**EXERCISE DETAILS:**
Whatever the records say, give every one of them again exactly.

== ENTRIES SUPPLIED ==

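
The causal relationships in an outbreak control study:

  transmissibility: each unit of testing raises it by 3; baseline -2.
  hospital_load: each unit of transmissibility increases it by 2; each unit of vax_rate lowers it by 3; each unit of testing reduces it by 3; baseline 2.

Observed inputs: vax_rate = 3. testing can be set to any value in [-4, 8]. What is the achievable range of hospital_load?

Substituting into the hospital_load equation gives hospital_load = 3*testing - 11.
Linear in testing, so extremes are at the endpoints: testing = -4 gives hospital_load = -23; testing = 8 gives hospital_load = 13.

-23 to 13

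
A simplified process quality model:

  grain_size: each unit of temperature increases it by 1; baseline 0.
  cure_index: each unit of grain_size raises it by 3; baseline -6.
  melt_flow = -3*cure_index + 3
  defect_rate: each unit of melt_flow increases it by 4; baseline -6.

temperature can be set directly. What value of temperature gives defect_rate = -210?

temperature = 8

Substituting into the cure_index equation gives cure_index = 3*temperature - 6.
Substituting into the melt_flow equation gives melt_flow = -9*temperature + 21.
Substituting into the defect_rate equation gives defect_rate = -36*temperature + 78.
Solve -36*temperature + 78 = -210: temperature = (-210 - 78) / -36 = 8.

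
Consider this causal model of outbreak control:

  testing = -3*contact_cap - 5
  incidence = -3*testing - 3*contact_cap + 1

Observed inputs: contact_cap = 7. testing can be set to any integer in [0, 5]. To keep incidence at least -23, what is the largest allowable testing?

testing = 1

Intervening on testing fixes its value directly, overriding its dependence on contact_cap.
Substituting into the incidence equation gives incidence = -3*testing - 20.
Require -3*testing - 20 ≥ -23, so testing ≤ 1.
The largest integer in [0, 5] satisfying this is 1.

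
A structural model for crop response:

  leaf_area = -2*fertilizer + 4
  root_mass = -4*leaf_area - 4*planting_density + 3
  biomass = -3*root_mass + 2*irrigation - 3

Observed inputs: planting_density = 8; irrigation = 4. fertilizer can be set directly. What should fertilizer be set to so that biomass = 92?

fertilizer = 2

Substituting into the root_mass equation gives root_mass = 8*fertilizer - 45.
Substituting into the biomass equation gives biomass = -24*fertilizer + 140.
Solve -24*fertilizer + 140 = 92: fertilizer = (92 - 140) / -24 = 2.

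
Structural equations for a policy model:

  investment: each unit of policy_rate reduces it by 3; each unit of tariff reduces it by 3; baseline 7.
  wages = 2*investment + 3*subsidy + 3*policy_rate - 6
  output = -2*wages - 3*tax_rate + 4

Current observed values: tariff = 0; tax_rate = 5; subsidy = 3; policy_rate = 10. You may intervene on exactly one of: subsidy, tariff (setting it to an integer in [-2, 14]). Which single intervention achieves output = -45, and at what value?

Intervening on subsidy: with other inputs at their observed values, output = -6*subsidy + 33. Solving for -45 gives subsidy = 13, within [-2, 14].
Intervening on tariff: output = 12*tariff + 15. Reaching -45 requires tariff = -5, outside [-2, 14].

set subsidy = 13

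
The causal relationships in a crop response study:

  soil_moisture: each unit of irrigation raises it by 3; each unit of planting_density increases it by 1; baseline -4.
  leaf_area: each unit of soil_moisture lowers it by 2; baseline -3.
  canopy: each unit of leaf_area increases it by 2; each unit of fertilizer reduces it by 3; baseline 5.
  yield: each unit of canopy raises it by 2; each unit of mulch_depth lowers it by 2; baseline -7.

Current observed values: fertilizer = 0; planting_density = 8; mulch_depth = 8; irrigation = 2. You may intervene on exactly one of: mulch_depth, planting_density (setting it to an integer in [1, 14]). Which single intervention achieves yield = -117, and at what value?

Intervening on mulch_depth: with other inputs at their observed values, yield = -2*mulch_depth - 89. Solving for -117 gives mulch_depth = 14, within [1, 14].
Intervening on planting_density: yield = -8*planting_density - 41. Reaching -117 requires planting_density = 19/2, not an integer.

set mulch_depth = 14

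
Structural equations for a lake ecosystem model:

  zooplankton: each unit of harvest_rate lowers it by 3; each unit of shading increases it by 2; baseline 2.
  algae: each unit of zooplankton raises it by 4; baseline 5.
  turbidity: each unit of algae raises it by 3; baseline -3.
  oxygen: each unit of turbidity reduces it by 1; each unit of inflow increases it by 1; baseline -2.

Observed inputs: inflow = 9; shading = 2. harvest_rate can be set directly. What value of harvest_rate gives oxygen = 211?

harvest_rate = 8

Substituting into the zooplankton equation gives zooplankton = -3*harvest_rate + 6.
So algae = -12*harvest_rate + 29.
So turbidity = -36*harvest_rate + 84.
So oxygen = 36*harvest_rate - 77.
Solve 36*harvest_rate - 77 = 211: harvest_rate = (211 + 77) / 36 = 8.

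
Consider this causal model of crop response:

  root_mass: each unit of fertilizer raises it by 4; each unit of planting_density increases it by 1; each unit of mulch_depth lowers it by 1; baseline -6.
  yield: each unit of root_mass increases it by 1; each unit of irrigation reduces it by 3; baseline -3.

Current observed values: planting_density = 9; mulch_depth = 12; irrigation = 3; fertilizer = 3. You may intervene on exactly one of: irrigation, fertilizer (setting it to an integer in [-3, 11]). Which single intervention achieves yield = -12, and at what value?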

===

**TASK OUTPUT:**
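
The causal relationships in an outbreak control study:

  transmissibility: each unit of testing raises it by 3; baseline -2.
  hospital_load: each unit of transmissibility increases it by 2; each unit of vax_rate lowers it by 3; each unit of testing reduces it by 3; baseline 2.

Observed inputs: vax_rate = 3. testing can be set to any value in [-4, 8]. What is the achievable range of hospital_load?

Substituting into the hospital_load equation gives hospital_load = 3*testing - 11.
Linear in testing, so extremes are at the endpoints: testing = -4 gives hospital_load = -23; testing = 8 gives hospital_load = 13.

-23 to 13

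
A simplified process quality model:

  grain_size: each unit of temperature increases it by 1; baseline 0.
  cure_index: each unit of grain_size raises it by 3; baseline -6.
  melt_flow = -3*cure_index + 3
  defect_rate: each unit of melt_flow increases it by 4; baseline -6.

temperature can be set directly. What value of temperature gives defect_rate = -210?

temperature = 8

Substituting into the cure_index equation gives cure_index = 3*temperature - 6.
Substituting into the melt_flow equation gives melt_flow = -9*temperature + 21.
Substituting into the defect_rate equation gives defect_rate = -36*temperature + 78.
Solve -36*temperature + 78 = -210: temperature = (-210 - 78) / -36 = 8.

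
Consider this causal model of outbreak control:

  testing = -3*contact_cap - 5
  incidence = -3*testing - 3*contact_cap + 1

Observed inputs: contact_cap = 7. testing can be set to any integer in [0, 5]. To keep incidence at least -23, what is the largest allowable testing?

testing = 1

Intervening on testing fixes its value directly, overriding its dependence on contact_cap.
Substituting into the incidence equation gives incidence = -3*testing - 20.
Require -3*testing - 20 ≥ -23, so testing ≤ 1.
The largest integer in [0, 5] satisfying this is 1.

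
A structural model for crop response:

  leaf_area = -2*fertilizer + 4
  root_mass = -4*leaf_area - 4*planting_density + 3
  biomass = -3*root_mass + 2*irrigation - 3

Observed inputs: planting_density = 8; irrigation = 4. fertilizer can be set directly. What should fertilizer be set to so that biomass = 92?

fertilizer = 2

Substituting into the root_mass equation gives root_mass = 8*fertilizer - 45.
Substituting into the biomass equation gives biomass = -24*fertilizer + 140.
Solve -24*fertilizer + 140 = 92: fertilizer = (92 - 140) / -24 = 2.

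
Structural equations for a policy model:

  investment: each unit of policy_rate reduces it by 3; each unit of tariff reduces it by 3; baseline 7.
  wages = 2*investment + 3*subsidy + 3*policy_rate - 6
  output = -2*wages - 3*tax_rate + 4

Current observed values: tariff = 0; tax_rate = 5; subsidy = 3; policy_rate = 10. You may intervene on exactly one of: subsidy, tariff (setting it to an integer in [-2, 14]). Which single intervention achieves output = -45, and at what value?

Intervening on subsidy: with other inputs at their observed values, output = -6*subsidy + 33. Solving for -45 gives subsidy = 13, within [-2, 14].
Intervening on tariff: output = 12*tariff + 15. Reaching -45 requires tariff = -5, outside [-2, 14].

set subsidy = 13

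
The causal relationships in a crop response study:

  soil_moisture: each unit of irrigation raises it by 3; each unit of planting_density increases it by 1; baseline -4.
  leaf_area: each unit of soil_moisture lowers it by 2; baseline -3.
  canopy: each unit of leaf_area increases it by 2; each unit of fertilizer reduces it by 3; baseline 5.
  yield: each unit of canopy raises it by 2; each unit of mulch_depth lowers it by 2; baseline -7.

Current observed values: fertilizer = 0; planting_density = 8; mulch_depth = 8; irrigation = 2. You may intervene on exactly one of: mulch_depth, planting_density (setting it to an integer in [1, 14]). Which single intervention achieves yield = -117, and at what value?

Intervening on mulch_depth: with other inputs at their observed values, yield = -2*mulch_depth - 89. Solving for -117 gives mulch_depth = 14, within [1, 14].
Intervening on planting_density: yield = -8*planting_density - 41. Reaching -117 requires planting_density = 19/2, not an integer.

set mulch_depth = 14

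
Structural equations for a lake ecosystem model:

  zooplankton: each unit of harvest_rate lowers it by 3; each unit of shading increases it by 2; baseline 2.
  algae: each unit of zooplankton raises it by 4; baseline 5.
  turbidity: each unit of algae raises it by 3; baseline -3.
  oxygen: each unit of turbidity reduces it by 1; each unit of inflow increases it by 1; baseline -2.

Observed inputs: inflow = 9; shading = 2. harvest_rate can be set directly. What value of harvest_rate gives oxygen = 211?

harvest_rate = 8

Substituting into the zooplankton equation gives zooplankton = -3*harvest_rate + 6.
So algae = -12*harvest_rate + 29.
So turbidity = -36*harvest_rate + 84.
So oxygen = 36*harvest_rate - 77.
Solve 36*harvest_rate - 77 = 211: harvest_rate = (211 + 77) / 36 = 8.

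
Consider this causal model of crop response:

  root_mass: each unit of fertilizer raises it by 4; each unit of planting_density increases it by 1; each unit of mulch_depth lowers it by 1; baseline -6.
  yield: each unit of root_mass increases it by 1; each unit of irrigation reduces it by 3; baseline -3.

Current observed values: planting_density = 9; mulch_depth = 12; irrigation = 3; fertilizer = 3. You may intervene on exactly one of: irrigation, fertilizer (setting it to an integer in [-3, 11]). Which single intervention achieves yield = -12, and at what value?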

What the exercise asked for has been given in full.